[Start of section]

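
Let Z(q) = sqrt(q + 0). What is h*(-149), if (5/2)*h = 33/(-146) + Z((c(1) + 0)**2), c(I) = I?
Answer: -16837/365 ≈ -46.129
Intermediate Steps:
Z(q) = sqrt(q)
h = 113/365 (h = 2*(33/(-146) + sqrt((1 + 0)**2))/5 = 2*(33*(-1/146) + sqrt(1**2))/5 = 2*(-33/146 + sqrt(1))/5 = 2*(-33/146 + 1)/5 = (2/5)*(113/146) = 113/365 ≈ 0.30959)
h*(-149) = (113/365)*(-149) = -16837/365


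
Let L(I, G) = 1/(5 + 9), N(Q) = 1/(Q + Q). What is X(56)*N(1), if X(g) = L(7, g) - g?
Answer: -783/28 ≈ -27.964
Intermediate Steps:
N(Q) = 1/(2*Q)
L(I, G) = 1/14
X(g) = 1/14 - g
X(56)*N(1) = (1/14 - 1*56)*((½)/1) = (1/14 - 56)*((½)*1) = -783/14*½ = -783/28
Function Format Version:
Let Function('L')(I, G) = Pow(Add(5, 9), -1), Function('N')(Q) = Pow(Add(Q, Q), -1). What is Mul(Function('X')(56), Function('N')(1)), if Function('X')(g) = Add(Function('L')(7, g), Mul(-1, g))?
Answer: Rational(-783, 28) ≈ -27.964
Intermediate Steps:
Function('N')(Q) = Mul(Rational(1, 2), Pow(Q, -1)) (Function('N')(Q) = Pow(Mul(2, Q), -1) = Mul(Rational(1, 2), Pow(Q, -1)))
Function('L')(I, G) = Rational(1, 14) (Function('L')(I, G) = Pow(14, -1) = Rational(1, 14))
Function('X')(g) = Add(Rational(1, 14), Mul(-1, g))
Mul(Function('X')(56), Function('N')(1)) = Mul(Add(Rational(1, 14), Mul(-1, 56)), Mul(Rational(1, 2), Pow(1, -1))) = Mul(Add(Rational(1, 14), -56), Mul(Rational(1, 2), 1)) = Mul(Rational(-783, 14), Rational(1, 2)) = Rational(-783, 28)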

[End of section]

Set every entry down once more, exactly as written above.

→ ANSWER SPACE:
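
Let Z(q) = sqrt(q + 0). What is h*(-149), if (5/2)*h = 33/(-146) + Z((c(1) + 0)**2), c(I) = I?
Answer: -16837/365 ≈ -46.129
Intermediate Steps:
Z(q) = sqrt(q)
h = 113/365 (h = 2*(33/(-146) + sqrt((1 + 0)**2))/5 = 2*(33*(-1/146) + sqrt(1**2))/5 = 2*(-33/146 + sqrt(1))/5 = 2*(-33/146 + 1)/5 = (2/5)*(113/146) = 113/365 ≈ 0.30959)
h*(-149) = (113/365)*(-149) = -16837/365


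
Let L(I, G) = 1/(5 + 9), N(Q) = 1/(Q + Q). What is X(56)*N(1), if X(g) = L(7, g) - g?
Answer: -783/28 ≈ -27.964
Intermediate Steps:
N(Q) = 1/(2*Q)
L(I, G) = 1/14
X(g) = 1/14 - g
X(56)*N(1) = (1/14 - 1*56)*((½)/1) = (1/14 - 56)*((½)*1) = -783/14*½ = -783/28
Function Format Version:
Let Function('L')(I, G) = Pow(Add(5, 9), -1), Function('N')(Q) = Pow(Add(Q, Q), -1). What is Mul(Function('X')(56), Function('N')(1)), if Function('X')(g) = Add(Function('L')(7, g), Mul(-1, g))?
Answer: Rational(-783, 28) ≈ -27.964
Intermediate Steps:
Function('N')(Q) = Mul(Rational(1, 2), Pow(Q, -1)) (Function('N')(Q) = Pow(Mul(2, Q), -1) = Mul(Rational(1, 2), Pow(Q, -1)))
Function('L')(I, G) = Rational(1, 14) (Function('L')(I, G) = Pow(14, -1) = Rational(1, 14))
Function('X')(g) = Add(Rational(1, 14), Mul(-1, g))
Mul(Function('X')(56), Function('N')(1)) = Mul(Add(Rational(1, 14), Mul(-1, 56)), Mul(Rational(1, 2), Pow(1, -1))) = Mul(Add(Rational(1, 14), -56), Mul(Rational(1, 2), 1)) = Mul(Rational(-783, 14), Rational(1, 2)) = Rational(-783, 28)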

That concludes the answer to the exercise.